■ **DATA TO PROCESS**
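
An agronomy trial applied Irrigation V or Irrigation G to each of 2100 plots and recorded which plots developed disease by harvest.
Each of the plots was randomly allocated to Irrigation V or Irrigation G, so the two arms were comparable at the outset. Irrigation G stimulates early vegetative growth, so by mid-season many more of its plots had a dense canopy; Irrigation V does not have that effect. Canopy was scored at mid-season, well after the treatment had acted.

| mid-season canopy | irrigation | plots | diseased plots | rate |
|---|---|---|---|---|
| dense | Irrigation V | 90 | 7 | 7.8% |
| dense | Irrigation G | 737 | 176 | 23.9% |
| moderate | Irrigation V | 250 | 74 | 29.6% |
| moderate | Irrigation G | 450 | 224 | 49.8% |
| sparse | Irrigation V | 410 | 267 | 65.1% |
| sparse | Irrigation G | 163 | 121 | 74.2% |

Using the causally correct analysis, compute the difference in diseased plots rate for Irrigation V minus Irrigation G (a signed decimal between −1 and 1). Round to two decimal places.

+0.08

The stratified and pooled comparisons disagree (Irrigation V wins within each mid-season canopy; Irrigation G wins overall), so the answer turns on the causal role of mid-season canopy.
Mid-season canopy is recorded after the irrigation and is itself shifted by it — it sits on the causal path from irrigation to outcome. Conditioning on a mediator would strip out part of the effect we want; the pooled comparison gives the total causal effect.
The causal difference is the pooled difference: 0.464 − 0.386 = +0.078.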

---

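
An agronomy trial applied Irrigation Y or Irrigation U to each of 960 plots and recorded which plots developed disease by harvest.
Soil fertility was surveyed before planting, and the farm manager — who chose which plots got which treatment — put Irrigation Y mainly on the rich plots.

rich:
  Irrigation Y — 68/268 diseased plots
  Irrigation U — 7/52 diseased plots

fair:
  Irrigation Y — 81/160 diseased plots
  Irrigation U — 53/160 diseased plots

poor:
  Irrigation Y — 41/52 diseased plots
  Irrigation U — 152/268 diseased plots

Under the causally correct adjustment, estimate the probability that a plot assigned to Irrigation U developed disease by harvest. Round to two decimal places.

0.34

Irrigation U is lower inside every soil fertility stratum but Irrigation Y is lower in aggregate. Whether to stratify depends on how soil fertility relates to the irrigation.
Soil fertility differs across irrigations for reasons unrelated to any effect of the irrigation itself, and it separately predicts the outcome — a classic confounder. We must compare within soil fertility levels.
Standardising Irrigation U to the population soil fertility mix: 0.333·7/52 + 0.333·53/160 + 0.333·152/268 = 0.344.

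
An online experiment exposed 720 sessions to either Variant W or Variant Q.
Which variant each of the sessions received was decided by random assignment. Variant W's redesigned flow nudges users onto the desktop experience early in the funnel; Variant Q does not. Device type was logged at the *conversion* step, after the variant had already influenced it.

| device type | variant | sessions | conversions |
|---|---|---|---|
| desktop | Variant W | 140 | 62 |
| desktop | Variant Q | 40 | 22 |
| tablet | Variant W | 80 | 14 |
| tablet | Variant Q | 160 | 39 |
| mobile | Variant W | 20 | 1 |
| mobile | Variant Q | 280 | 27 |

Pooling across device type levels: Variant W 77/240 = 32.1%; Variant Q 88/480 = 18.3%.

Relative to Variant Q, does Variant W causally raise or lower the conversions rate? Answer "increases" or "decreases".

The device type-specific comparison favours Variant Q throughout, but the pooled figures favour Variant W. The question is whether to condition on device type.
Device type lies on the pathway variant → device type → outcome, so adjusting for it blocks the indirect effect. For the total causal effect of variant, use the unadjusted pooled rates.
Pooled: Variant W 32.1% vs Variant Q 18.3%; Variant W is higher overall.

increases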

---

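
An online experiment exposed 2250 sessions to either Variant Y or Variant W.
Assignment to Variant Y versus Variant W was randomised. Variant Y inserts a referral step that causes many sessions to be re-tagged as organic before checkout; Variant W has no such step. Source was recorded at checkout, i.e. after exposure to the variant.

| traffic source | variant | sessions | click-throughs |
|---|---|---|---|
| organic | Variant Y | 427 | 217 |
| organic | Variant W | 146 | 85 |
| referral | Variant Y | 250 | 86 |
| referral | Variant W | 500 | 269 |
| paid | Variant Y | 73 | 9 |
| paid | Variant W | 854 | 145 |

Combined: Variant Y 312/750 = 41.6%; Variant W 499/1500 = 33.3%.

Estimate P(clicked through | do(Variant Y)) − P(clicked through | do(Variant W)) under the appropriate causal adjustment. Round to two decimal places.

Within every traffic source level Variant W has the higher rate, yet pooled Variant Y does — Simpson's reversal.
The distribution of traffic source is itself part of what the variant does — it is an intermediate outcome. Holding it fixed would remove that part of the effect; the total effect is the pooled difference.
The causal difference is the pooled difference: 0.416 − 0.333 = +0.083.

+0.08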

■ **EXERCISE AIM**
Whatever else the listing above holds, retype exactly only the lines from the one containing "An agronomy trial applied Irrigation V" to the one containing "Each of the plots", both ends kept.

■ **TASK ANSWER**
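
An agronomy trial applied Irrigation V or Irrigation G to each of 2100 plots and recorded which plots developed disease by harvest.
Each of the plots was randomly allocated to Irrigation V or Irrigation G, so the two arms were comparable at the outset. Irrigation G stimulates early vegetative growth, so by mid-season many more of its plots had a dense canopy; Irrigation V does not have that effect. Canopy was scored at mid-season, well after the treatment had acted.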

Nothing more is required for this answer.